Stored items
========================

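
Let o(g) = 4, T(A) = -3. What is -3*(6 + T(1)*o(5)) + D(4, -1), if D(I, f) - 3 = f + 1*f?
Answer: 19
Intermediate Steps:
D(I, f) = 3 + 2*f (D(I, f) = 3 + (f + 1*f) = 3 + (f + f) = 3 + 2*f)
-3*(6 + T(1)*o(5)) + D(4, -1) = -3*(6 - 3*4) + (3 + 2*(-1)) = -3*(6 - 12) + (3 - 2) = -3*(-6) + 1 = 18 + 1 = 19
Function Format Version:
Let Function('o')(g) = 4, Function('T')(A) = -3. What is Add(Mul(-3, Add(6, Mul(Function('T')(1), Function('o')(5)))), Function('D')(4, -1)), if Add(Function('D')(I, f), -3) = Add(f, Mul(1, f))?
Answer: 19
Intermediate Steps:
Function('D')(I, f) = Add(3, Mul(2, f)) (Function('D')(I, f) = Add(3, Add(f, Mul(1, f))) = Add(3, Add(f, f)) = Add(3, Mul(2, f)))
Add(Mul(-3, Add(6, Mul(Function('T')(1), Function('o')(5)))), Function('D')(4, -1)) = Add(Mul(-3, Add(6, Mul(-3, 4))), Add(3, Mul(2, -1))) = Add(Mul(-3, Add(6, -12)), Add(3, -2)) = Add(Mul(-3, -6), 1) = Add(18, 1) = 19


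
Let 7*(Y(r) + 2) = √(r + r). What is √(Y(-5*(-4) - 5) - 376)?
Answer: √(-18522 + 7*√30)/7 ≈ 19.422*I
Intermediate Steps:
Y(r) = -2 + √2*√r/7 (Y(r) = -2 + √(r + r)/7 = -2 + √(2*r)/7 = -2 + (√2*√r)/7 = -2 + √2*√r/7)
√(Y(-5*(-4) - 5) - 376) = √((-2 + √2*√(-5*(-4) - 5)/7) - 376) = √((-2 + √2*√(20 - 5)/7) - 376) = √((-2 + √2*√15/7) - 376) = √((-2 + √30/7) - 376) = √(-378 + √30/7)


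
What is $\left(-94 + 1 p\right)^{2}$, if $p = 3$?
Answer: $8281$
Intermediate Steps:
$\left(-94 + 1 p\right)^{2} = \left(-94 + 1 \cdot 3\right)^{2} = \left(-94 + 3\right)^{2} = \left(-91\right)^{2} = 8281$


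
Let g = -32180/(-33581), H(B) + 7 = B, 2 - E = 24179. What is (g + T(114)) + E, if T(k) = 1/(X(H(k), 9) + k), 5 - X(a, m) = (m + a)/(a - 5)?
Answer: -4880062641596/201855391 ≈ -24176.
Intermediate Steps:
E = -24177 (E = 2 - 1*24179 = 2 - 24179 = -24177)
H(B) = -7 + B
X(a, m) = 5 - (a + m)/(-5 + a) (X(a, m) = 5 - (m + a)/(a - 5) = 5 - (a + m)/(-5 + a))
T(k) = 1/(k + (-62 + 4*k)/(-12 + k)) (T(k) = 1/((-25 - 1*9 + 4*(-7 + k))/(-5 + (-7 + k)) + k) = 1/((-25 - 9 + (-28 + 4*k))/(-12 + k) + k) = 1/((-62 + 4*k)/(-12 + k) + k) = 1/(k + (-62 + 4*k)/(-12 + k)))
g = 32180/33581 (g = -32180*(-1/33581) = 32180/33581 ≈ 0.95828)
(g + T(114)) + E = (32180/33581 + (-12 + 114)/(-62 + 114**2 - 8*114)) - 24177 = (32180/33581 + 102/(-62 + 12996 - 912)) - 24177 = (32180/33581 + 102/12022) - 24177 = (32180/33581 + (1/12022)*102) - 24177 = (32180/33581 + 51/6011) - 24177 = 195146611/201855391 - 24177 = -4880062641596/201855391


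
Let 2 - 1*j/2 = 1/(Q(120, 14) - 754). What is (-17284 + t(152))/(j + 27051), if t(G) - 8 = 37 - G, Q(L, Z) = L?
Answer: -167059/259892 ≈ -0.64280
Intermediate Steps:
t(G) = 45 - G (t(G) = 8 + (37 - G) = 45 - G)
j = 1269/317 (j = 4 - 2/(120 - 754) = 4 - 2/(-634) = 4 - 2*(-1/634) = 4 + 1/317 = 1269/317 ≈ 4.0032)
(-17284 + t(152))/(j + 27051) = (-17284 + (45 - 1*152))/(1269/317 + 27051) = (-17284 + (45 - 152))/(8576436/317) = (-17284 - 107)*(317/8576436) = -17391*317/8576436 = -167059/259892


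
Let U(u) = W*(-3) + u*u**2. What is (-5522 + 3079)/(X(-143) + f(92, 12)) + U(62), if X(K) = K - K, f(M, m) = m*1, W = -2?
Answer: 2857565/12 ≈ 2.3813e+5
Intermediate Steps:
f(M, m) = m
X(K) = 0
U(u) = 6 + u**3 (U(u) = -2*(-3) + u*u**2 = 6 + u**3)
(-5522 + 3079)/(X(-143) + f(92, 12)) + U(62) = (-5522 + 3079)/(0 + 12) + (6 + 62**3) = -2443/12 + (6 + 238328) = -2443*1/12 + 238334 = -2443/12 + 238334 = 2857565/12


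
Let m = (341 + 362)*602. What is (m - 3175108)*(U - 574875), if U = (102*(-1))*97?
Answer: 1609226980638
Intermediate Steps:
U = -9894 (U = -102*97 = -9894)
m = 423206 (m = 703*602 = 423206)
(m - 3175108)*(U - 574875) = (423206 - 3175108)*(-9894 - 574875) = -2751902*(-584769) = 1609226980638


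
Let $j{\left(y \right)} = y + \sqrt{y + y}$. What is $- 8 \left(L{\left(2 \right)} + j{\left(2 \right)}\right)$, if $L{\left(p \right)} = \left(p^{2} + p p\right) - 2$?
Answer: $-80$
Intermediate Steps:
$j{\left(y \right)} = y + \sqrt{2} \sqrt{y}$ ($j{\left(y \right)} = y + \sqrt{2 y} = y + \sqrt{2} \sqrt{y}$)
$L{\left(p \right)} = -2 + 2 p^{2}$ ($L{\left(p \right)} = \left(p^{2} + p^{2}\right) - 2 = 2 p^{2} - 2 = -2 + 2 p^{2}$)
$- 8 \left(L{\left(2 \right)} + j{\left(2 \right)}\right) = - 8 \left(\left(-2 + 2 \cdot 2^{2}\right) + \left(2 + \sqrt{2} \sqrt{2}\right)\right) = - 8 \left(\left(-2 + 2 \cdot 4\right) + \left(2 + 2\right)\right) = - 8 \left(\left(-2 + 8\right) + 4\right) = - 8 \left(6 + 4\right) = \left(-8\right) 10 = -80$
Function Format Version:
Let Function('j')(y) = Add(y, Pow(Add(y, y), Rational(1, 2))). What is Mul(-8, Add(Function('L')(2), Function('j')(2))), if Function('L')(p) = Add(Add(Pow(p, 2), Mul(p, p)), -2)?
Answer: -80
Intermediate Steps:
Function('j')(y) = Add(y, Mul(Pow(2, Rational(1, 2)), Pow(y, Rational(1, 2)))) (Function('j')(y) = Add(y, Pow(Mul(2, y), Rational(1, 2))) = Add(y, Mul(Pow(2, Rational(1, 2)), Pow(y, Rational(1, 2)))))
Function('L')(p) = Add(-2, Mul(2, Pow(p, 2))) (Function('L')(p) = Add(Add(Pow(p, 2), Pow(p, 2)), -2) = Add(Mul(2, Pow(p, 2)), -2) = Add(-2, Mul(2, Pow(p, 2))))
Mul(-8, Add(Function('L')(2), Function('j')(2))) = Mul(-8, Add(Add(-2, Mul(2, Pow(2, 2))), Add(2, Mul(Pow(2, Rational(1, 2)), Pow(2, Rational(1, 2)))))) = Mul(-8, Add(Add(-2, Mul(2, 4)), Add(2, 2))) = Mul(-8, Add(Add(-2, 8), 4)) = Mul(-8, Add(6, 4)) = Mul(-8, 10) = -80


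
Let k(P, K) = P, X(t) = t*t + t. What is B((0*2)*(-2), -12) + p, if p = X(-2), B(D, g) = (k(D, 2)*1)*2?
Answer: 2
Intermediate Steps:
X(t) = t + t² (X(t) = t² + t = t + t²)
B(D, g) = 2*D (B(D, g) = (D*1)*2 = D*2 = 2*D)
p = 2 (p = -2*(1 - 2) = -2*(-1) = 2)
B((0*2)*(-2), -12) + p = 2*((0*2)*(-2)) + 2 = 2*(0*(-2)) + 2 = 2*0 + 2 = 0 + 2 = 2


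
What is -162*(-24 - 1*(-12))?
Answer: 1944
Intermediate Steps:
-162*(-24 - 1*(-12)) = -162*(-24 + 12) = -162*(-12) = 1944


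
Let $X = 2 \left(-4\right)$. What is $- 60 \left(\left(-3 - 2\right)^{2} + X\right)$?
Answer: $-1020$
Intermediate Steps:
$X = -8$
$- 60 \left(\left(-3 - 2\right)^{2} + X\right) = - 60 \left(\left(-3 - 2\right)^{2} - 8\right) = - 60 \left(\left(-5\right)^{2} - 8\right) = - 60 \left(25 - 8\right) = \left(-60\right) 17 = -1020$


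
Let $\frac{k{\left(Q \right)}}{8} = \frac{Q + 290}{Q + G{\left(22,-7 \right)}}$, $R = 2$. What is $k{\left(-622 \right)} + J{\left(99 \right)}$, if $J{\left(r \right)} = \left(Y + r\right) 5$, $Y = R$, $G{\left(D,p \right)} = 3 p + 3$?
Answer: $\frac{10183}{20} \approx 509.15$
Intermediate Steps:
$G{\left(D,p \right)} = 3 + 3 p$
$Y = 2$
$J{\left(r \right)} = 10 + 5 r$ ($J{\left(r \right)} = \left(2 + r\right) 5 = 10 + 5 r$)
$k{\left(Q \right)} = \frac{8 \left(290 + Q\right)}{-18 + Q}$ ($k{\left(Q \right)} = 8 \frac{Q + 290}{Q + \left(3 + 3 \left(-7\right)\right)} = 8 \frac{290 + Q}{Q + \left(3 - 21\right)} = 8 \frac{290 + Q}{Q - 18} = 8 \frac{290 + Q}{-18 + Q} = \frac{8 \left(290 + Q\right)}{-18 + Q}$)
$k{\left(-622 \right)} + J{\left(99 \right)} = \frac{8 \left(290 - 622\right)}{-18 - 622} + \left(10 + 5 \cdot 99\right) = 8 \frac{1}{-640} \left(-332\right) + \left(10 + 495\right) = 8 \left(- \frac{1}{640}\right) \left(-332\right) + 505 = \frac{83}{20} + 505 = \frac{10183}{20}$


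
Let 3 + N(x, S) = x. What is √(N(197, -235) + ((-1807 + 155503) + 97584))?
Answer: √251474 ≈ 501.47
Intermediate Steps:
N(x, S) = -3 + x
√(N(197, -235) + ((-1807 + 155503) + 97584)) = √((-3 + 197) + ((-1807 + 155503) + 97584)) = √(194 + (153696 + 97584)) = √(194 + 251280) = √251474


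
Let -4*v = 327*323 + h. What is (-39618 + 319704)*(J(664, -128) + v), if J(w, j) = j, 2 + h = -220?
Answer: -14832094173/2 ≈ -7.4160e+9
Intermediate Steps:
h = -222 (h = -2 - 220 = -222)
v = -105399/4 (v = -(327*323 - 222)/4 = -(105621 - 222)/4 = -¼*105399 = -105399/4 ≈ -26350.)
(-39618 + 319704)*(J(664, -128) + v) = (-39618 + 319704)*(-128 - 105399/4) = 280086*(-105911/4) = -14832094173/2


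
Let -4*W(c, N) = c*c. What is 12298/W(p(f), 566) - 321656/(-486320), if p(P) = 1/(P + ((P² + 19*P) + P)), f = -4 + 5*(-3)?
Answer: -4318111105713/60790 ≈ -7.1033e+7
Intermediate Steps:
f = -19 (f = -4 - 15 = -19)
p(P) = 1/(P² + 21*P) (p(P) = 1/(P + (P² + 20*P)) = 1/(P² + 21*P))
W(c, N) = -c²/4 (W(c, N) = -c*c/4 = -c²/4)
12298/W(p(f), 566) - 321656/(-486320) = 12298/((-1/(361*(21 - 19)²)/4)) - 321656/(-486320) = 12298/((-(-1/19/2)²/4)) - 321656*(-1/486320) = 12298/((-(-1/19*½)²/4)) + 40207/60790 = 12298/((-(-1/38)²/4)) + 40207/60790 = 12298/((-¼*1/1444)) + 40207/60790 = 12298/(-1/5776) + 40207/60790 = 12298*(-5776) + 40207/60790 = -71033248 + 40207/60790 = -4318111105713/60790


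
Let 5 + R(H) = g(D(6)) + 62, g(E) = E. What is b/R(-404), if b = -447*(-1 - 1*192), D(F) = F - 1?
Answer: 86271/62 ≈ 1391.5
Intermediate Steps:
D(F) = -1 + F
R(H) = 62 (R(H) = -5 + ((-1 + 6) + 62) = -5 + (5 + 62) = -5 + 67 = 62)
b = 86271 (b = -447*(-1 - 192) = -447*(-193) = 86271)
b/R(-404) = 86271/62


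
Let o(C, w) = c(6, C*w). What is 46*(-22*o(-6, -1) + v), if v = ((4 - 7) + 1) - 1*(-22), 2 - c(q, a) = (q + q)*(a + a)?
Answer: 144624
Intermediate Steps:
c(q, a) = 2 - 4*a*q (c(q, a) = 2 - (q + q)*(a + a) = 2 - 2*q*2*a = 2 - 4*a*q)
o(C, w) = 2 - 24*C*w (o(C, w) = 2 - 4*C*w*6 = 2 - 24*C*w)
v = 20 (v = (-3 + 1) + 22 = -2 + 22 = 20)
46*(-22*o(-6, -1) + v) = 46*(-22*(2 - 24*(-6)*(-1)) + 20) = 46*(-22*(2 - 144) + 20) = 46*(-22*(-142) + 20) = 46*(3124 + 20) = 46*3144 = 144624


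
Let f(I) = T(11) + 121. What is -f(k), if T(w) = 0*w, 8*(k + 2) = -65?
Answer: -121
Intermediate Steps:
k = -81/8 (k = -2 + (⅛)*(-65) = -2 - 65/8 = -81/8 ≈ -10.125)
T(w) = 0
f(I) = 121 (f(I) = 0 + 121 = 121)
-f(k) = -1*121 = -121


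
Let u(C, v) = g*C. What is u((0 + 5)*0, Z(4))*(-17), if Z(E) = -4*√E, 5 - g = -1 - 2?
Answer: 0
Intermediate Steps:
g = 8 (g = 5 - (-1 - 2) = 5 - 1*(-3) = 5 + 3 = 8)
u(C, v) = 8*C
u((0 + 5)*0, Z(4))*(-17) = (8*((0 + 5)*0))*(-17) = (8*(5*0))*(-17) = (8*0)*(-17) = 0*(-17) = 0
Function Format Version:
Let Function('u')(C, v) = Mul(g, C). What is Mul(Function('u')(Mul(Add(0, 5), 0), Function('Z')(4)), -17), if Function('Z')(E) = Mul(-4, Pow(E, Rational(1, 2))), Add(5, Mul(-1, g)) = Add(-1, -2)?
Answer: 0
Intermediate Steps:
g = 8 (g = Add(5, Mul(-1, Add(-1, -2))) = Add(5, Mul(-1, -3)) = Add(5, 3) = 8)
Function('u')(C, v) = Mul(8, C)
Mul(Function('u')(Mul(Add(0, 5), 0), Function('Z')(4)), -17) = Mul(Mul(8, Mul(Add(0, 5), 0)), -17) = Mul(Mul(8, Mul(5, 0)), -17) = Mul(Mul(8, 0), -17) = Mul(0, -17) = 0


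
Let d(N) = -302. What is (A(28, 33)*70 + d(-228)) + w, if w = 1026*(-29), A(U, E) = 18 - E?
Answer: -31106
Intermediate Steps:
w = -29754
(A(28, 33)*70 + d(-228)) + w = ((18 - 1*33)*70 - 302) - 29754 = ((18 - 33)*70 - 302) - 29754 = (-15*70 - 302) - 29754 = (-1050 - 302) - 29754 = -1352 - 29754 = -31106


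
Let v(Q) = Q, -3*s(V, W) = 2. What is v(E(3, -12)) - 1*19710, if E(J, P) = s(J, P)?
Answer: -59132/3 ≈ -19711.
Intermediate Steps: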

========================

Work to be completed: Retype exactly the lines of the data above that fall between the line with "Let 3 + N(x, S)" and the line with "Answer: -4318111105713/60790 ≈ -7.1033e+7", inclusive, and add nothing.

Task result:
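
Let 3 + N(x, S) = x. What is √(N(197, -235) + ((-1807 + 155503) + 97584))?
Answer: √251474 ≈ 501.47
Intermediate Steps:
N(x, S) = -3 + x
√(N(197, -235) + ((-1807 + 155503) + 97584)) = √((-3 + 197) + ((-1807 + 155503) + 97584)) = √(194 + (153696 + 97584)) = √(194 + 251280) = √251474


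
Let -4*v = 327*323 + h. What is (-39618 + 319704)*(J(664, -128) + v), if J(w, j) = j, 2 + h = -220?
Answer: -14832094173/2 ≈ -7.4160e+9
Intermediate Steps:
h = -222 (h = -2 - 220 = -222)
v = -105399/4 (v = -(327*323 - 222)/4 = -(105621 - 222)/4 = -¼*105399 = -105399/4 ≈ -26350.)
(-39618 + 319704)*(J(664, -128) + v) = (-39618 + 319704)*(-128 - 105399/4) = 280086*(-105911/4) = -14832094173/2


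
Let -4*W(c, N) = c*c. What is 12298/W(p(f), 566) - 321656/(-486320), if p(P) = 1/(P + ((P² + 19*P) + P)), f = -4 + 5*(-3)?
Answer: -4318111105713/60790 ≈ -7.1033e+7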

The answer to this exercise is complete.